THE RECORDS -
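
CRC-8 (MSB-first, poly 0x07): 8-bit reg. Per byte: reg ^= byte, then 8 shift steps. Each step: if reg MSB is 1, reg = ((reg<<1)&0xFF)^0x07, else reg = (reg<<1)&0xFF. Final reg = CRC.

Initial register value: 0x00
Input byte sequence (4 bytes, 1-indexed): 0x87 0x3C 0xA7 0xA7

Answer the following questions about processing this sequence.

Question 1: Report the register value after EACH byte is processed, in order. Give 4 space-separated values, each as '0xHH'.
0x9C 0x69 0x64 0x47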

TASK DESCRIPTION - Repeat each entry above, keeping every word exact.

RESPONSE -
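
CRC-8 (MSB-first, poly 0x07): 8-bit reg. Per byte: reg ^= byte, then 8 shift steps. Each step: if reg MSB is 1, reg = ((reg<<1)&0xFF)^0x07, else reg = (reg<<1)&0xFF. Final reg = CRC.

Initial register value: 0x00
Input byte sequence (4 bytes, 1-indexed): 0x87 0x3C 0xA7 0xA7

Answer the following questions about processing this sequence.

Question 1: Report the register value after EACH byte is processed, in order. Give 4 space-separated values, each as '0xHH'.
0x9C 0x69 0x64 0x47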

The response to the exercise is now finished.